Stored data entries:

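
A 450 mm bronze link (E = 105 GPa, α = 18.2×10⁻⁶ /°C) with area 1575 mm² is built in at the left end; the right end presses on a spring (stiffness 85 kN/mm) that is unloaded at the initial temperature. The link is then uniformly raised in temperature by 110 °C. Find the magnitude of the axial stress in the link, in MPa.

The unrestrained thermal change is αΔT L = 18.2×10⁻⁶ × 110 × 450 = 0.9009 mm.
Let P be the compressive force at the spring. The link shortens elastically by PL/(AE) and the spring compresses by P/k; together these equal δ_free.
So P = δ_free / [L/(AE) + 1/k] = 0.9009 / [ 450/(1575×105×10³) + 1/(85×10³) ].
P = 0.9009 / 1.449×10⁻⁵ = 62190 N.
σ = P/A = 62190/1575 = 39.49 MPa.

σ ≈ 39.5 MPa (compressive)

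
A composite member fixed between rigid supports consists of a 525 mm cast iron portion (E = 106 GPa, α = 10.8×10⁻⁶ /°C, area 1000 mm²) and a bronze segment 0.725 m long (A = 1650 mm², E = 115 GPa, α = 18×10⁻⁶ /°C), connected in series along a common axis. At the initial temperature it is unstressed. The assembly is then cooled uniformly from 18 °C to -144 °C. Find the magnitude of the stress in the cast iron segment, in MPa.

σ ≈ 346 MPa (tensile)

Free thermal contraction of the whole bar: Σ αᵢΔT Lᵢ = 10.8×10⁻⁶×162×525 + 18×10⁻⁶×162×725 = 3.033 mm.
Since the ends are fixed, an axial force P builds up, equal in every segment, with P · Σ Lᵢ/(AᵢEᵢ) = δ_free.
The series flexibility is Σ Lᵢ/(AᵢEᵢ) = 525/(1000×106×10³) + 725/(1650×115×10³) = 8.774×10⁻⁶ mm/N.
Hence P = δ_free / Σ(L/AE) = 3.033/8.774×10⁻⁶ = 345.7 kN (tensile).
σ_{cast iron} = P / A = 345700 / 1000 = 345.7 MPa.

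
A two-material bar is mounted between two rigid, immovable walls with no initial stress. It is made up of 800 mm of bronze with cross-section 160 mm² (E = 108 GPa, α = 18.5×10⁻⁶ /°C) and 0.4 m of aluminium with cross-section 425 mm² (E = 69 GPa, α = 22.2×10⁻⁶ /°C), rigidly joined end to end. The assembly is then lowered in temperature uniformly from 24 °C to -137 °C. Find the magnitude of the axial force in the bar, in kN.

Free thermal contraction of the whole bar: Σ αᵢΔT Lᵢ = 18.5×10⁻⁶×161×800 + 22.2×10⁻⁶×161×400 = 3.812 mm.
The walls prevent any net length change, so an axial force P (same in every segment) develops. Compatibility: P · Σ Lᵢ/(AᵢEᵢ) = δ_free.
The series flexibility is Σ Lᵢ/(AᵢEᵢ) = 800/(160×108×10³) + 400/(425×69×10³) = 5.994×10⁻⁵ mm/N.
P = 3.812 / 5.994×10⁻⁵ = 63610 N = 63.61 kN, tensile.

P ≈ 63.6 kN (tensile)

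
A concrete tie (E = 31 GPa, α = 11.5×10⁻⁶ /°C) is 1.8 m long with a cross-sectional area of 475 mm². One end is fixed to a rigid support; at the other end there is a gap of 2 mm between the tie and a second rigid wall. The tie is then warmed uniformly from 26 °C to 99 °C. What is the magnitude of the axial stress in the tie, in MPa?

σ ≈ 0 MPa

Free thermal elongation = αΔT L = 11.5×10⁻⁶ × 73 × 1800 = 1.511 mm.
Since δ_free = 1.51 mm is less than the 2 mm gap, the tie never touches the wall. No axial force develops.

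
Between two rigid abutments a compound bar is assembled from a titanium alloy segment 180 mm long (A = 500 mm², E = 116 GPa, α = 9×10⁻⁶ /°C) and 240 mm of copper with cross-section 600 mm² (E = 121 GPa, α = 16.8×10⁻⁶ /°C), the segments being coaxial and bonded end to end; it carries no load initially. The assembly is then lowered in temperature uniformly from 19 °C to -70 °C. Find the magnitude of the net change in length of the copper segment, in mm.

|ΔL| ≈ 0.0994 mm

Free thermal contraction of the whole bar: Σ αᵢΔT Lᵢ = 9×10⁻⁶×89×180 + 16.8×10⁻⁶×89×240 = 0.503 mm.
Since the ends are fixed, an axial force P builds up, equal in every segment, with P · Σ Lᵢ/(AᵢEᵢ) = δ_free.
Σ Lᵢ/(AᵢEᵢ) = 180/(500×116×10³) + 240/(600×121×10³) = 6.409×10⁻⁶ mm/N.
Hence P = δ_free / Σ(L/AE) = 0.503/6.409×10⁻⁶ = 78.48 kN (tensile).
For the copper segment, free thermal change = 16.8×10⁻⁶×89×240 = 0.3588 mm and elastic change from P = 78480×240/(600×121×10³) = 0.2595 mm; these oppose, so the net change is 0.0994 mm (segment shortens).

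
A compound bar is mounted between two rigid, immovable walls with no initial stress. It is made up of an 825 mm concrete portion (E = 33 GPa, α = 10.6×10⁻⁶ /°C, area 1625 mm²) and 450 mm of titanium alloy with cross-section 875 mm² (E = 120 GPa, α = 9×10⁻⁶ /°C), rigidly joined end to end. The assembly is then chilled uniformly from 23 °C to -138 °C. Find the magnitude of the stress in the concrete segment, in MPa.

σ ≈ 64.4 MPa (tensile)

If the supports were absent, the total length change would be Σ αᵢΔT Lᵢ = 10.6×10⁻⁶×161×825 + 9×10⁻⁶×161×450 = 2.06 mm.
The walls prevent any net length change, so an axial force P (same in every segment) develops. Compatibility: P · Σ Lᵢ/(AᵢEᵢ) = δ_free.
The series flexibility is Σ Lᵢ/(AᵢEᵢ) = 825/(1625×33×10³) + 450/(875×120×10³) = 1.967×10⁻⁵ mm/N.
P = 2.06 / 1.967×10⁻⁵ = 104700 N = 104.7 kN, tensile.
σ_{concrete} = P / A = 104700 / 1625 = 64.45 MPa.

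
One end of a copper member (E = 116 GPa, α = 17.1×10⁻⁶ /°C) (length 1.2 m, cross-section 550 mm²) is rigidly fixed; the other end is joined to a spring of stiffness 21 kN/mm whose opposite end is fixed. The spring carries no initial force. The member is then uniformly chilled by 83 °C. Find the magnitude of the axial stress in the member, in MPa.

The unrestrained thermal change is αΔT L = 17.1×10⁻⁶ × 83 × 1200 = 1.703 mm.
Let P be the tensile force in the spring. The member extends elastically by PL/(AE) and the spring stretches by P/k; together these equal δ_free.
So P = δ_free / [L/(AE) + 1/k] = 1.703 / [ 1200/(550×116×10³) + 1/(21×10³) ].
P = 1.703 / 6.643×10⁻⁵ = 25640 N.
σ = P/A = 25640/550 = 46.62 MPa.

σ ≈ 46.6 MPa (tensile)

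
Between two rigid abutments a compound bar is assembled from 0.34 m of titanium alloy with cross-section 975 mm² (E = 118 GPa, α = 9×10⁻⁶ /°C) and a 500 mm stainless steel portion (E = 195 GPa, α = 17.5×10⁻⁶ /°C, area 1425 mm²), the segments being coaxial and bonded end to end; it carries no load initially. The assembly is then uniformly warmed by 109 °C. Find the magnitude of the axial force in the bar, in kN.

P ≈ 271 kN (compressive)

If the supports were absent, the total length change would be Σ αᵢΔT Lᵢ = 9×10⁻⁶×109×340 + 17.5×10⁻⁶×109×500 = 1.287 mm.
Since the ends are fixed, an axial force P builds up, equal in every segment, with P · Σ Lᵢ/(AᵢEᵢ) = δ_free.
The series flexibility is Σ Lᵢ/(AᵢEᵢ) = 340/(975×118×10³) + 500/(1425×195×10³) = 4.755×10⁻⁶ mm/N.
Hence P = δ_free / Σ(L/AE) = 1.287/4.755×10⁻⁶ = 270.7 kN (compressive).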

What the task requires: Print the data above exactly as it was provided.

Answer:
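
A 450 mm bronze link (E = 105 GPa, α = 18.2×10⁻⁶ /°C) with area 1575 mm² is built in at the left end; the right end presses on a spring (stiffness 85 kN/mm) that is unloaded at the initial temperature. The link is then uniformly raised in temperature by 110 °C. Find the magnitude of the axial stress in the link, in MPa.

The unrestrained thermal change is αΔT L = 18.2×10⁻⁶ × 110 × 450 = 0.9009 mm.
Let P be the compressive force at the spring. The link shortens elastically by PL/(AE) and the spring compresses by P/k; together these equal δ_free.
So P = δ_free / [L/(AE) + 1/k] = 0.9009 / [ 450/(1575×105×10³) + 1/(85×10³) ].
P = 0.9009 / 1.449×10⁻⁵ = 62190 N.
σ = P/A = 62190/1575 = 39.49 MPa.

σ ≈ 39.5 MPa (compressive)

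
A composite member fixed between rigid supports consists of a 525 mm cast iron portion (E = 106 GPa, α = 10.8×10⁻⁶ /°C, area 1000 mm²) and a bronze segment 0.725 m long (A = 1650 mm², E = 115 GPa, α = 18×10⁻⁶ /°C), connected in series along a common axis. At the initial temperature it is unstressed. The assembly is then cooled uniformly from 18 °C to -144 °C. Find the magnitude of the stress in the cast iron segment, in MPa.

σ ≈ 346 MPa (tensile)

Free thermal contraction of the whole bar: Σ αᵢΔT Lᵢ = 10.8×10⁻⁶×162×525 + 18×10⁻⁶×162×725 = 3.033 mm.
Since the ends are fixed, an axial force P builds up, equal in every segment, with P · Σ Lᵢ/(AᵢEᵢ) = δ_free.
The series flexibility is Σ Lᵢ/(AᵢEᵢ) = 525/(1000×106×10³) + 725/(1650×115×10³) = 8.774×10⁻⁶ mm/N.
Hence P = δ_free / Σ(L/AE) = 3.033/8.774×10⁻⁶ = 345.7 kN (tensile).
σ_{cast iron} = P / A = 345700 / 1000 = 345.7 MPa.

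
A two-material bar is mounted between two rigid, immovable walls with no initial stress. It is made up of 800 mm of bronze with cross-section 160 mm² (E = 108 GPa, α = 18.5×10⁻⁶ /°C) and 0.4 m of aluminium with cross-section 425 mm² (E = 69 GPa, α = 22.2×10⁻⁶ /°C), rigidly joined end to end. The assembly is then lowered in temperature uniformly from 24 °C to -137 °C. Find the magnitude of the axial force in the bar, in kN.

Free thermal contraction of the whole bar: Σ αᵢΔT Lᵢ = 18.5×10⁻⁶×161×800 + 22.2×10⁻⁶×161×400 = 3.812 mm.
The walls prevent any net length change, so an axial force P (same in every segment) develops. Compatibility: P · Σ Lᵢ/(AᵢEᵢ) = δ_free.
The series flexibility is Σ Lᵢ/(AᵢEᵢ) = 800/(160×108×10³) + 400/(425×69×10³) = 5.994×10⁻⁵ mm/N.
P = 3.812 / 5.994×10⁻⁵ = 63610 N = 63.61 kN, tensile.

P ≈ 63.6 kN (tensile)

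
A concrete tie (E = 31 GPa, α = 11.5×10⁻⁶ /°C) is 1.8 m long with a cross-sectional area of 475 mm². One end is fixed to a rigid support; at the other end there is a gap of 2 mm between the tie and a second rigid wall. The tie is then warmed uniformly from 26 °C to 99 °C. What is the magnitude of the axial stress in the tie, in MPa?

σ ≈ 0 MPa

Free thermal elongation = αΔT L = 11.5×10⁻⁶ × 73 × 1800 = 1.511 mm.
Since δ_free = 1.51 mm is less than the 2 mm gap, the tie never touches the wall. No axial force develops.

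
Between two rigid abutments a compound bar is assembled from a titanium alloy segment 180 mm long (A = 500 mm², E = 116 GPa, α = 9×10⁻⁶ /°C) and 240 mm of copper with cross-section 600 mm² (E = 121 GPa, α = 16.8×10⁻⁶ /°C), the segments being coaxial and bonded end to end; it carries no load initially. The assembly is then lowered in temperature uniformly from 19 °C to -70 °C. Find the magnitude of the net change in length of the copper segment, in mm.

|ΔL| ≈ 0.0994 mm

Free thermal contraction of the whole bar: Σ αᵢΔT Lᵢ = 9×10⁻⁶×89×180 + 16.8×10⁻⁶×89×240 = 0.503 mm.
Since the ends are fixed, an axial force P builds up, equal in every segment, with P · Σ Lᵢ/(AᵢEᵢ) = δ_free.
Σ Lᵢ/(AᵢEᵢ) = 180/(500×116×10³) + 240/(600×121×10³) = 6.409×10⁻⁶ mm/N.
Hence P = δ_free / Σ(L/AE) = 0.503/6.409×10⁻⁶ = 78.48 kN (tensile).
For the copper segment, free thermal change = 16.8×10⁻⁶×89×240 = 0.3588 mm and elastic change from P = 78480×240/(600×121×10³) = 0.2595 mm; these oppose, so the net change is 0.0994 mm (segment shortens).

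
A compound bar is mounted between two rigid, immovable walls with no initial stress. It is made up of an 825 mm concrete portion (E = 33 GPa, α = 10.6×10⁻⁶ /°C, area 1625 mm²) and 450 mm of titanium alloy with cross-section 875 mm² (E = 120 GPa, α = 9×10⁻⁶ /°C), rigidly joined end to end. The assembly is then chilled uniformly from 23 °C to -138 °C. Find the magnitude of the stress in the concrete segment, in MPa.

σ ≈ 64.4 MPa (tensile)

If the supports were absent, the total length change would be Σ αᵢΔT Lᵢ = 10.6×10⁻⁶×161×825 + 9×10⁻⁶×161×450 = 2.06 mm.
The walls prevent any net length change, so an axial force P (same in every segment) develops. Compatibility: P · Σ Lᵢ/(AᵢEᵢ) = δ_free.
The series flexibility is Σ Lᵢ/(AᵢEᵢ) = 825/(1625×33×10³) + 450/(875×120×10³) = 1.967×10⁻⁵ mm/N.
P = 2.06 / 1.967×10⁻⁵ = 104700 N = 104.7 kN, tensile.
σ_{concrete} = P / A = 104700 / 1625 = 64.45 MPa.

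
One end of a copper member (E = 116 GPa, α = 17.1×10⁻⁶ /°C) (length 1.2 m, cross-section 550 mm²) is rigidly fixed; the other end is joined to a spring of stiffness 21 kN/mm whose opposite end is fixed. The spring carries no initial force. The member is then uniformly chilled by 83 °C. Find the magnitude of the axial stress in the member, in MPa.

The unrestrained thermal change is αΔT L = 17.1×10⁻⁶ × 83 × 1200 = 1.703 mm.
Let P be the tensile force in the spring. The member extends elastically by PL/(AE) and the spring stretches by P/k; together these equal δ_free.
So P = δ_free / [L/(AE) + 1/k] = 1.703 / [ 1200/(550×116×10³) + 1/(21×10³) ].
P = 1.703 / 6.643×10⁻⁵ = 25640 N.
σ = P/A = 25640/550 = 46.62 MPa.

σ ≈ 46.6 MPa (tensile)

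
Between two rigid abutments a compound bar is assembled from 0.34 m of titanium alloy with cross-section 975 mm² (E = 118 GPa, α = 9×10⁻⁶ /°C) and a 500 mm stainless steel portion (E = 195 GPa, α = 17.5×10⁻⁶ /°C, area 1425 mm²), the segments being coaxial and bonded end to end; it carries no load initially. The assembly is then uniformly warmed by 109 °C. Find the magnitude of the axial force in the bar, in kN.

P ≈ 271 kN (compressive)

If the supports were absent, the total length change would be Σ αᵢΔT Lᵢ = 9×10⁻⁶×109×340 + 17.5×10⁻⁶×109×500 = 1.287 mm.
Since the ends are fixed, an axial force P builds up, equal in every segment, with P · Σ Lᵢ/(AᵢEᵢ) = δ_free.
The series flexibility is Σ Lᵢ/(AᵢEᵢ) = 340/(975×118×10³) + 500/(1425×195×10³) = 4.755×10⁻⁶ mm/N.
Hence P = δ_free / Σ(L/AE) = 1.287/4.755×10⁻⁶ = 270.7 kN (compressive).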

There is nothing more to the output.